Collected data:
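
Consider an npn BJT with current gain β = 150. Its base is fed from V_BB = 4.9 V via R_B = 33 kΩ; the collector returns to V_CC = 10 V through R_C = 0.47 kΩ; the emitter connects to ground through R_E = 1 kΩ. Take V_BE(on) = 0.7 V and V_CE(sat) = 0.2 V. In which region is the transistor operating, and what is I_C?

Assume active. Base-emitter loop: I_B = (V_BB − V_BE)/(R_B + (β+1)R_E) = (4.9 − 0.7)/(33 + 151×1) = 0.0228 mA.
I_C = β·I_B = 150×0.0228 = 3.42 mA.
V_CE = V_CC − I_C·R_C − I_E·R_E = 10 − 3.42×0.47 − 3.45×1 = 4.94 V > V_CE(sat), so the active-region assumption holds.

active; I_C ≈ 3.4 mA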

- GOAL OF THE EXERCISE
The answer must be a word-for-word reproduction of every record above.

- OUTPUT FOR THIS EXERCISE
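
Consider an npn BJT with current gain β = 150. Its base is fed from V_BB = 4.9 V via R_B = 33 kΩ; the collector returns to V_CC = 10 V through R_C = 0.47 kΩ; the emitter connects to ground through R_E = 1 kΩ. Take V_BE(on) = 0.7 V and V_CE(sat) = 0.2 V. In which region is the transistor operating, and what is I_C?

Assume active. Base-emitter loop: I_B = (V_BB − V_BE)/(R_B + (β+1)R_E) = (4.9 − 0.7)/(33 + 151×1) = 0.0228 mA.
I_C = β·I_B = 150×0.0228 = 3.42 mA.
V_CE = V_CC − I_C·R_C − I_E·R_E = 10 − 3.42×0.47 − 3.45×1 = 4.94 V > V_CE(sat), so the active-region assumption holds.

active; I_C ≈ 3.4 mA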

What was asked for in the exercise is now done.